**Problem**
Filter the material, keeping only lines with the word "addresses".

**Provided records**
=== Begin Enclosure ===

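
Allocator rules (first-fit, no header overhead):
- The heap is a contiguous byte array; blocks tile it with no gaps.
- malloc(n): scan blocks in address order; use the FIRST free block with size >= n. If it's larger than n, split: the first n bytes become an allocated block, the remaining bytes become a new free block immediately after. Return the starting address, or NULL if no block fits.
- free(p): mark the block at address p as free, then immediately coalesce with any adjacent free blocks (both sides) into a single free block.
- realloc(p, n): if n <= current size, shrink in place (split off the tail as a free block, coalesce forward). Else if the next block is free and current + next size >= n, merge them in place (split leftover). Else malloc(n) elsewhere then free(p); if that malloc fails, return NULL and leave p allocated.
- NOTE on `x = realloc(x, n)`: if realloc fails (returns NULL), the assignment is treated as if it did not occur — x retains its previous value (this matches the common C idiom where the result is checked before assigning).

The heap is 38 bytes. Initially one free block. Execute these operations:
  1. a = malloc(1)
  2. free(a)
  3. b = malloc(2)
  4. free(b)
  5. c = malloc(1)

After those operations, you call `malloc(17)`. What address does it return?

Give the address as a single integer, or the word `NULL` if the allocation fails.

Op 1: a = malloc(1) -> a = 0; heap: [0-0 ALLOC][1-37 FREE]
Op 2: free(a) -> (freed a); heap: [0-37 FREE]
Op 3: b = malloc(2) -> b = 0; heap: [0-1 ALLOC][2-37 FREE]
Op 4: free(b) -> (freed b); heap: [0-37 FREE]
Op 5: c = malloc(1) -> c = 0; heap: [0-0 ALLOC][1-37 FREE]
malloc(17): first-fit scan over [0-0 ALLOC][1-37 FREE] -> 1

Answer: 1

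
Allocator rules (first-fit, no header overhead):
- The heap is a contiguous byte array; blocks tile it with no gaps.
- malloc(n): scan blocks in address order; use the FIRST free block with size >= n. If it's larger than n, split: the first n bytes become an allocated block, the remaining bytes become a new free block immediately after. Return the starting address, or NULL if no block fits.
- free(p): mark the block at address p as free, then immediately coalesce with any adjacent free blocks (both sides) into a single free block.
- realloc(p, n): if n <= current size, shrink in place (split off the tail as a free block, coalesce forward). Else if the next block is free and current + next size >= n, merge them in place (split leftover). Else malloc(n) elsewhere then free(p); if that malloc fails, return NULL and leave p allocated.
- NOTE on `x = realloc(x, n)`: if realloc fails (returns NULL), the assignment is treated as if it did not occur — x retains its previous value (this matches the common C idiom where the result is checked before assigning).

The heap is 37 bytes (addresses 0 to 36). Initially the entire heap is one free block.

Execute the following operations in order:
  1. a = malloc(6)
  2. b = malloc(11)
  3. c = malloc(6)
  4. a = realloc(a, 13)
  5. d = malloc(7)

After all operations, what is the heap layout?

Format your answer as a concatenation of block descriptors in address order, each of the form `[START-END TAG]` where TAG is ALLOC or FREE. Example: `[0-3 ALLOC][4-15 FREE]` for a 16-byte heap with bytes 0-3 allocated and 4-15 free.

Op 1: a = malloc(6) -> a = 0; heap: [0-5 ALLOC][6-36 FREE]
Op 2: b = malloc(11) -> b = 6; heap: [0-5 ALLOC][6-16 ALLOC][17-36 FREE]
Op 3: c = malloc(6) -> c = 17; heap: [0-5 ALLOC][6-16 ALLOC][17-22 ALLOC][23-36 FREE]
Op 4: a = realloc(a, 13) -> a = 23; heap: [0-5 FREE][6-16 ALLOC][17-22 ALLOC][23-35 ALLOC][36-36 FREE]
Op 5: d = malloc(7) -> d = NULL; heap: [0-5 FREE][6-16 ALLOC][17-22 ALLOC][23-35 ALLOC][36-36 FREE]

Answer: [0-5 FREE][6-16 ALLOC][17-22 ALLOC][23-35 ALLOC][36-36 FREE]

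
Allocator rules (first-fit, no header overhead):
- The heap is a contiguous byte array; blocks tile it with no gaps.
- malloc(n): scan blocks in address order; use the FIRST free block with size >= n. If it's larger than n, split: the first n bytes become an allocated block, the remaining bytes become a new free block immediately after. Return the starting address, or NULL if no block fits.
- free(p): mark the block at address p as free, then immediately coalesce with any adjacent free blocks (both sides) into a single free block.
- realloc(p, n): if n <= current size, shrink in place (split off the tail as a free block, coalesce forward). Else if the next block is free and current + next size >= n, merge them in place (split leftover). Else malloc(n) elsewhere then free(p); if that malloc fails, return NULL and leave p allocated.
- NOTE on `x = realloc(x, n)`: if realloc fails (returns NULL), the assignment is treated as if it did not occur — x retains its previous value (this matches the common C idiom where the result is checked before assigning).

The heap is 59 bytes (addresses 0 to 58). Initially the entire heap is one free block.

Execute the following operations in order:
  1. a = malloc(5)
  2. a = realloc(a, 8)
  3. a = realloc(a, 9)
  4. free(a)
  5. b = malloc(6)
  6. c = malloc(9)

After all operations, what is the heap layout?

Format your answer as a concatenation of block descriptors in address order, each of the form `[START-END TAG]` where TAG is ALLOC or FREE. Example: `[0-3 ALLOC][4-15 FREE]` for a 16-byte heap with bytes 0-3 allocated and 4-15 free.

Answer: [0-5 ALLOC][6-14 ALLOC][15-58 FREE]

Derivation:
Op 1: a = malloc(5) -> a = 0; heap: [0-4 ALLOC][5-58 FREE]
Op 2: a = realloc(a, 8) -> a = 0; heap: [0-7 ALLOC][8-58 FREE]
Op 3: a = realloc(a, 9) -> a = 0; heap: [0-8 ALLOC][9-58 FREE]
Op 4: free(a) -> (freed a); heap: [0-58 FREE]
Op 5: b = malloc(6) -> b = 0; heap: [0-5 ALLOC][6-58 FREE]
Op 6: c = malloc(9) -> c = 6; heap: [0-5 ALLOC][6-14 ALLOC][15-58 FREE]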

=== End Enclosure ===
=== Begin Enclosure ===

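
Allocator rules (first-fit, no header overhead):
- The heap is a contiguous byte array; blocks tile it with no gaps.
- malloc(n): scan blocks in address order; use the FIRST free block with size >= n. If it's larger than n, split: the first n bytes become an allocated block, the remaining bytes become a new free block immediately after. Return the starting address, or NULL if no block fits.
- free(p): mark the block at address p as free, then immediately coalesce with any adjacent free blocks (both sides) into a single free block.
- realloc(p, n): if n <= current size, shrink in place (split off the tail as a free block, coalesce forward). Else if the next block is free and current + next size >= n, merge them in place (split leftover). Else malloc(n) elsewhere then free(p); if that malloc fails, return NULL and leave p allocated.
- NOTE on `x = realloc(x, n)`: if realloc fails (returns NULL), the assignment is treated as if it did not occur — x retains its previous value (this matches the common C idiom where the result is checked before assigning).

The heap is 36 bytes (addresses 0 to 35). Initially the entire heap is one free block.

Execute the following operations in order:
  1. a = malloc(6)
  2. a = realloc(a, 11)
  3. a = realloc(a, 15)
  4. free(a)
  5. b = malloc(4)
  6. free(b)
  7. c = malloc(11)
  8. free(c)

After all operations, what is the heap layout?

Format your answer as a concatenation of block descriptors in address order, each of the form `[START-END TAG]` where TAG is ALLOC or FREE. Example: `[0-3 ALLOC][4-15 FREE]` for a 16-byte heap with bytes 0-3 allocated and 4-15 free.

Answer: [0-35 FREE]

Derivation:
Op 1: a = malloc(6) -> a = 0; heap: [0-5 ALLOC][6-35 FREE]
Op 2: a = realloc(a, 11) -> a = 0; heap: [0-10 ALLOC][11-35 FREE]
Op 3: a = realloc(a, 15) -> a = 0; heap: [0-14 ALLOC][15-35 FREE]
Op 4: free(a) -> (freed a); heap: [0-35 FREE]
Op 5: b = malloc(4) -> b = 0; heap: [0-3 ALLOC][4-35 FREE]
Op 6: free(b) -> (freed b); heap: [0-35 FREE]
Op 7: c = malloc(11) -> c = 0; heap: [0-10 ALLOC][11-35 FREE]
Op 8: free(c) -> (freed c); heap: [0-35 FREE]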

=== End Enclosure ===

**Answer to the exercise**
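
The heap is 37 bytes (addresses 0 to 36). Initially the entire heap is one free block.
The heap is 59 bytes (addresses 0 to 58). Initially the entire heap is one free block.
The heap is 36 bytes (addresses 0 to 35). Initially the entire heap is one free block.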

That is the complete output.